▶ Data excerpts
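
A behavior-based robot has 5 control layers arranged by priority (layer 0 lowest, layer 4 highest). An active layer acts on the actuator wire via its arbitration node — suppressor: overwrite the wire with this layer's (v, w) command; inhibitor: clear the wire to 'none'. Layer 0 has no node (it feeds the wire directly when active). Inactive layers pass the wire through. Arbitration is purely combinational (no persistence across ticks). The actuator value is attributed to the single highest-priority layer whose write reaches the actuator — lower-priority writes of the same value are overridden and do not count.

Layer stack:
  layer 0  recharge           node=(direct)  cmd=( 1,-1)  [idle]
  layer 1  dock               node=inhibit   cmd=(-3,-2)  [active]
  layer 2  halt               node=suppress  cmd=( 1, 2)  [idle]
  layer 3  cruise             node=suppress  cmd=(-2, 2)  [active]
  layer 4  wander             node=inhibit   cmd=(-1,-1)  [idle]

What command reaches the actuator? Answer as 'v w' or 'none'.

L0 recharge: idle → wire = none
L1 dock: active, inhibitor → wire = none
L2 halt: idle → wire stays none
L3 cruise: active, suppressor → wire = (-2, 2)
L4 wander: idle → wire stays (-2, 2)
actuator = (-2, 2)

-2 2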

▶ Exercise requirements
Set down exactly the lines of the listing above, from the line holding "What command reaches" through its last line, with nothing added.

▶ Finished exercise
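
What command reaches the actuator? Answer as 'v w' or 'none'.

L0 recharge: idle → wire = none
L1 dock: active, inhibitor → wire = none
L2 halt: idle → wire stays none
L3 cruise: active, suppressor → wire = (-2, 2)
L4 wander: idle → wire stays (-2, 2)
actuator = (-2, 2)

-2 2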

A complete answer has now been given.